Collected data entries

◇ ◇ ◇ ◇ ◇

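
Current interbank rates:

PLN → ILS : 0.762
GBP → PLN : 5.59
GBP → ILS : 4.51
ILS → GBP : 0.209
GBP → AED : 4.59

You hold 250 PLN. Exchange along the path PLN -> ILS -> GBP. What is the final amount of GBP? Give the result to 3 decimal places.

39.815

250 PLN × 0.762 = 190.5 ILS
190.5 ILS × 0.209 = 39.8145 GBP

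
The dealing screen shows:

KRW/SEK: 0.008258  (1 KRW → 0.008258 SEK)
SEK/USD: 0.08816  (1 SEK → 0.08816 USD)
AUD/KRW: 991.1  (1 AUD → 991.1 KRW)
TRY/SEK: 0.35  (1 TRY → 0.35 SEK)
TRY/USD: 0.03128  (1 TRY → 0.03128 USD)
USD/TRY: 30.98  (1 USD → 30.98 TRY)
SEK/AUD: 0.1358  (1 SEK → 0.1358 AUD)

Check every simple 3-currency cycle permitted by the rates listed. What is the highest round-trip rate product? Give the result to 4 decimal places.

SEK→AUD→KRW→SEK: 0.1358 × 991.1 × 0.008258 = 1.11146
SEK→USD→TRY→SEK: 0.08816 × 30.98 × 0.35 = 0.95592
Maximum is SEK→AUD→KRW→SEK at 1.1115; arbitrage exists.

1.1115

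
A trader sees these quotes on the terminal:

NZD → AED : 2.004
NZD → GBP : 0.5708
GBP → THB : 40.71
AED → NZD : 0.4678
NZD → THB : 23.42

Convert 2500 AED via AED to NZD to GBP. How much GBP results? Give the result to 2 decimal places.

667.55

2500 AED × 0.4678 = 1169.5 NZD
1169.5 NZD × 0.5708 = 667.5506 GBP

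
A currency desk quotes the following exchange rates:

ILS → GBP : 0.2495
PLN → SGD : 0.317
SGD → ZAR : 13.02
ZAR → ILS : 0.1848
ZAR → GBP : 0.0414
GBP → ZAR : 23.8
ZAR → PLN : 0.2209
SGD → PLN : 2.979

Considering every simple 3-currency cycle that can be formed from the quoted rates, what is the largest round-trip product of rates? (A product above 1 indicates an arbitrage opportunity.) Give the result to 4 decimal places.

1.0974

ZAR→ILS→GBP→ZAR: 0.1848 × 0.2495 × 23.8 = 1.09736
ZAR→PLN→SGD→ZAR: 0.2209 × 0.317 × 13.02 = 0.91173
Maximum is ZAR→ILS→GBP→ZAR at 1.0974; arbitrage exists.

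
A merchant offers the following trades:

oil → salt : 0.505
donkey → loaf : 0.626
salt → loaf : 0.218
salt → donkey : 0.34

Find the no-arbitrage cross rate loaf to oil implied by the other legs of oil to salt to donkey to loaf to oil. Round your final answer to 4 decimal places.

9.3037

Known legs of the cycle: 0.505 × 0.34 × 0.626 = 0.1074842
For no arbitrage the full-cycle product must be 1, so the missing rate is 1 / 0.1074842 ≈ 9.303693.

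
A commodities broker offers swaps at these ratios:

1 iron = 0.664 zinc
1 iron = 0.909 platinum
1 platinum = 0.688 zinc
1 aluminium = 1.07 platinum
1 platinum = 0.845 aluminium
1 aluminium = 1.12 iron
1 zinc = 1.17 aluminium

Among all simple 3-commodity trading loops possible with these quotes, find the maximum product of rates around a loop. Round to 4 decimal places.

0.8701

aluminium→iron→zinc→aluminium: 1.12 × 0.664 × 1.17 = 0.87011
aluminium→platinum→zinc→aluminium: 1.07 × 0.688 × 1.17 = 0.86131
aluminium→iron→platinum→aluminium: 1.12 × 0.909 × 0.845 = 0.86028
Maximum is aluminium→iron→zinc→aluminium at 0.8701; no arbitrage — every cycle loses value.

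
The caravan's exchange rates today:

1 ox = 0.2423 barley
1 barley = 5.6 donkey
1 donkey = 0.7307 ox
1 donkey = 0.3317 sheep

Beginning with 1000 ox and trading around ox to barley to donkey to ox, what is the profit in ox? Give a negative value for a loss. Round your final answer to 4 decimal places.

-8.5278

1000 ox × 0.2423 = 242.3 barley
242.3 barley × 5.6 = 1356.88 donkey
1356.88 donkey × 0.7307 = 991.472216 ox
Net change: 991.472216 − 1000 = -8.527784 ox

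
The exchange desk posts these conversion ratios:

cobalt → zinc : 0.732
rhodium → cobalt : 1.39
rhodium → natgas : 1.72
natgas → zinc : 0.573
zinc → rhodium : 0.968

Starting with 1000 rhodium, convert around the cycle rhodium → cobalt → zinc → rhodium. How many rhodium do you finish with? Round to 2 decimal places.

1000 rhodium × 1.39 = 1390 cobalt
1390 cobalt × 0.732 = 1017.48 zinc
1017.48 zinc × 0.968 = 984.92064 rhodium

984.92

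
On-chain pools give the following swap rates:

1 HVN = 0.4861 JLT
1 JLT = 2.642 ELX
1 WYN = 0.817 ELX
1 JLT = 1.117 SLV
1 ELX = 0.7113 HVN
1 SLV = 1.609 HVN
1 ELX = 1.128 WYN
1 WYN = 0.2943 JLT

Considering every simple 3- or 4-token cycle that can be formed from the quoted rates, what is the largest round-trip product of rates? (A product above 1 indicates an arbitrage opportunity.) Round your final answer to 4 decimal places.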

◇ ◇ ◇ ◇ ◇

*Task requirements:* The records above are to be duplicated word for word.

*Answer to this problem:*
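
Current interbank rates:

PLN → ILS : 0.762
GBP → PLN : 5.59
GBP → ILS : 4.51
ILS → GBP : 0.209
GBP → AED : 4.59

You hold 250 PLN. Exchange along the path PLN -> ILS -> GBP. What is the final amount of GBP? Give the result to 3 decimal places.

39.815

250 PLN × 0.762 = 190.5 ILS
190.5 ILS × 0.209 = 39.8145 GBP

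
The dealing screen shows:

KRW/SEK: 0.008258  (1 KRW → 0.008258 SEK)
SEK/USD: 0.08816  (1 SEK → 0.08816 USD)
AUD/KRW: 991.1  (1 AUD → 991.1 KRW)
TRY/SEK: 0.35  (1 TRY → 0.35 SEK)
TRY/USD: 0.03128  (1 TRY → 0.03128 USD)
USD/TRY: 30.98  (1 USD → 30.98 TRY)
SEK/AUD: 0.1358  (1 SEK → 0.1358 AUD)

Check every simple 3-currency cycle permitted by the rates listed. What is the highest round-trip rate product? Give the result to 4 decimal places.

SEK→AUD→KRW→SEK: 0.1358 × 991.1 × 0.008258 = 1.11146
SEK→USD→TRY→SEK: 0.08816 × 30.98 × 0.35 = 0.95592
Maximum is SEK→AUD→KRW→SEK at 1.1115; arbitrage exists.

1.1115

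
A trader sees these quotes on the terminal:

NZD → AED : 2.004
NZD → GBP : 0.5708
GBP → THB : 40.71
AED → NZD : 0.4678
NZD → THB : 23.42

Convert 2500 AED via AED to NZD to GBP. How much GBP results? Give the result to 2 decimal places.

667.55

2500 AED × 0.4678 = 1169.5 NZD
1169.5 NZD × 0.5708 = 667.5506 GBP

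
A currency desk quotes the following exchange rates:

ILS → GBP : 0.2495
PLN → SGD : 0.317
SGD → ZAR : 13.02
ZAR → ILS : 0.1848
ZAR → GBP : 0.0414
GBP → ZAR : 23.8
ZAR → PLN : 0.2209
SGD → PLN : 2.979

Considering every simple 3-currency cycle that can be formed from the quoted rates, what is the largest round-trip product of rates? (A product above 1 indicates an arbitrage opportunity.) Give the result to 4 decimal places.

1.0974

ZAR→ILS→GBP→ZAR: 0.1848 × 0.2495 × 23.8 = 1.09736
ZAR→PLN→SGD→ZAR: 0.2209 × 0.317 × 13.02 = 0.91173
Maximum is ZAR→ILS→GBP→ZAR at 1.0974; arbitrage exists.

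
A merchant offers the following trades:

oil → salt : 0.505
donkey → loaf : 0.626
salt → loaf : 0.218
salt → donkey : 0.34

Find the no-arbitrage cross rate loaf to oil implied by the other legs of oil to salt to donkey to loaf to oil. Round your final answer to 4 decimal places.

9.3037

Known legs of the cycle: 0.505 × 0.34 × 0.626 = 0.1074842
For no arbitrage the full-cycle product must be 1, so the missing rate is 1 / 0.1074842 ≈ 9.303693.

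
A commodities broker offers swaps at these ratios:

1 iron = 0.664 zinc
1 iron = 0.909 platinum
1 platinum = 0.688 zinc
1 aluminium = 1.07 platinum
1 platinum = 0.845 aluminium
1 aluminium = 1.12 iron
1 zinc = 1.17 aluminium

Among all simple 3-commodity trading loops possible with these quotes, find the maximum product of rates around a loop. Round to 4 decimal places.

0.8701

aluminium→iron→zinc→aluminium: 1.12 × 0.664 × 1.17 = 0.87011
aluminium→platinum→zinc→aluminium: 1.07 × 0.688 × 1.17 = 0.86131
aluminium→iron→platinum→aluminium: 1.12 × 0.909 × 0.845 = 0.86028
Maximum is aluminium→iron→zinc→aluminium at 0.8701; no arbitrage — every cycle loses value.

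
The caravan's exchange rates today:

1 ox = 0.2423 barley
1 barley = 5.6 donkey
1 donkey = 0.7307 ox
1 donkey = 0.3317 sheep

Beginning with 1000 ox and trading around ox to barley to donkey to ox, what is the profit in ox? Give a negative value for a loss. Round your final answer to 4 decimal places.

-8.5278

1000 ox × 0.2423 = 242.3 barley
242.3 barley × 5.6 = 1356.88 donkey
1356.88 donkey × 0.7307 = 991.472216 ox
Net change: 991.472216 − 1000 = -8.527784 ox

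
The exchange desk posts these conversion ratios:

cobalt → zinc : 0.732
rhodium → cobalt : 1.39
rhodium → natgas : 1.72
natgas → zinc : 0.573
zinc → rhodium : 0.968

Starting with 1000 rhodium, convert around the cycle rhodium → cobalt → zinc → rhodium. How many rhodium do you finish with? Round to 2 decimal places.

1000 rhodium × 1.39 = 1390 cobalt
1390 cobalt × 0.732 = 1017.48 zinc
1017.48 zinc × 0.968 = 984.92064 rhodium

984.92

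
On-chain pools give the following swap rates:

1 HVN = 0.4861 JLT
1 JLT = 2.642 ELX
1 WYN = 0.817 ELX
1 JLT = 1.117 SLV
1 ELX = 0.7113 HVN
1 SLV = 1.609 HVN
1 ELX = 1.128 WYN
1 WYN = 0.2943 JLT

Considering every simple 3- or 4-token cycle that can be formed from the quoted rates, what is the largest round-trip product of rates? (A product above 1 indicates an arbitrage opportunity.) Round your final answer to 4 decimal places.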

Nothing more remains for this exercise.